- Task objective
Lines to restate from the data below: from the one containing "Verify from the ε-δ" to the one containing "Prove, using the", both included. Give them again exactly, and only them.
═════ Data listing ═════
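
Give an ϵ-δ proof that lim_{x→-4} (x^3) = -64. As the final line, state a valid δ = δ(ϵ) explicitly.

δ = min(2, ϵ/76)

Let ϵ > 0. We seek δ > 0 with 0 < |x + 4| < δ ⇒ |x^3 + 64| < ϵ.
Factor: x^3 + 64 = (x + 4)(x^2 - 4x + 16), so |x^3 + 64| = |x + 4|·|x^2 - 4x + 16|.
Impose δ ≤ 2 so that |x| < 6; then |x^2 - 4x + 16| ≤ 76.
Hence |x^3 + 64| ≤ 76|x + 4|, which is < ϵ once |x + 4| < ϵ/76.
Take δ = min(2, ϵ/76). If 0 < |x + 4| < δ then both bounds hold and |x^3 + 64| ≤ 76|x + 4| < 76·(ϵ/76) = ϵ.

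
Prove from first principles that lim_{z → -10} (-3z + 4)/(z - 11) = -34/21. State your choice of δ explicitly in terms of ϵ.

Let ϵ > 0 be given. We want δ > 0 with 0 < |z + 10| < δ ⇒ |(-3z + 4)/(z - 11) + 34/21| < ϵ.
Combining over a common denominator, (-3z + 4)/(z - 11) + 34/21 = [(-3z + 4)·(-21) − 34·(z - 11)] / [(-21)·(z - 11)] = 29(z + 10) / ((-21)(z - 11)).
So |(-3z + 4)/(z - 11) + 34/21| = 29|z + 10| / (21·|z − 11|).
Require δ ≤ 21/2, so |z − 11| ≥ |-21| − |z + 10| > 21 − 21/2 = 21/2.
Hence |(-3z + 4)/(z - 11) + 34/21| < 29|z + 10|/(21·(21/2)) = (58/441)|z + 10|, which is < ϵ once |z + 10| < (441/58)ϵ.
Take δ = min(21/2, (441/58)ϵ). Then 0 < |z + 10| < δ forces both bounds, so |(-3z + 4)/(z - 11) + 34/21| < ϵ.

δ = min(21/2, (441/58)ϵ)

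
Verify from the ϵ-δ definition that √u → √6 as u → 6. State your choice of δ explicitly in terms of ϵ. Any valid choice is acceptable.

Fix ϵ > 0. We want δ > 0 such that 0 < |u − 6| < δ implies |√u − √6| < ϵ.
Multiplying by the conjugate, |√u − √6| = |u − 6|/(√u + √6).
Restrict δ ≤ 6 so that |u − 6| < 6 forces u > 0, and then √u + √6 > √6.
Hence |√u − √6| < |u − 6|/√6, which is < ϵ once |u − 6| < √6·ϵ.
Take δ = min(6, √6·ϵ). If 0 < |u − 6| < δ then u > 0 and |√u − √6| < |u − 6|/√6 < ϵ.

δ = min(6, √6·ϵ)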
═════
═════ Data listing ═════
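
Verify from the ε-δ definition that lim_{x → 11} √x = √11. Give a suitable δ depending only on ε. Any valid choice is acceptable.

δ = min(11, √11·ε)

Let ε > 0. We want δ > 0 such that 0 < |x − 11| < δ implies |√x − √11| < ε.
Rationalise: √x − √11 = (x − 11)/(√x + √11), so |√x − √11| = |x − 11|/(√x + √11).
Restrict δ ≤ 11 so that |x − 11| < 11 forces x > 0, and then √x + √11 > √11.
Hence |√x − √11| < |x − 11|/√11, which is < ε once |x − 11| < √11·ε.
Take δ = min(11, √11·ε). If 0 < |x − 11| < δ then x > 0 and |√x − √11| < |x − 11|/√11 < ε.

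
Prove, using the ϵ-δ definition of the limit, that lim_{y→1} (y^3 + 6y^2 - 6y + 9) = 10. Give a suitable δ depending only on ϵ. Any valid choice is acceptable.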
═════
═════ Data listing ═════
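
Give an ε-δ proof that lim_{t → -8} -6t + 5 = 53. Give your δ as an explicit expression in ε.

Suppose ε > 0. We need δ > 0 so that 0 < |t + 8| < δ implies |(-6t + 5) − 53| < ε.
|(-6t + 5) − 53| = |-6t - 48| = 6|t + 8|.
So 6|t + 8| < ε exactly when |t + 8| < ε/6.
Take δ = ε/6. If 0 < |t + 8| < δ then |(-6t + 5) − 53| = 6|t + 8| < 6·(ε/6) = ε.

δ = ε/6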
═════
- Result below
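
Verify from the ε-δ definition that lim_{x → 11} √x = √11. Give a suitable δ depending only on ε. Any valid choice is acceptable.

δ = min(11, √11·ε)

Let ε > 0. We want δ > 0 such that 0 < |x − 11| < δ implies |√x − √11| < ε.
Rationalise: √x − √11 = (x − 11)/(√x + √11), so |√x − √11| = |x − 11|/(√x + √11).
Restrict δ ≤ 11 so that |x − 11| < 11 forces x > 0, and then √x + √11 > √11.
Hence |√x − √11| < |x − 11|/√11, which is < ε once |x − 11| < √11·ε.
Take δ = min(11, √11·ε). If 0 < |x − 11| < δ then x > 0 and |√x − √11| < |x − 11|/√11 < ε.

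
Prove, using the ϵ-δ definition of the limit, that lim_{y→1} (y^3 + 6y^2 - 6y + 9) = 10. Give a suitable δ depending only on ϵ. Any valid choice is acceptable.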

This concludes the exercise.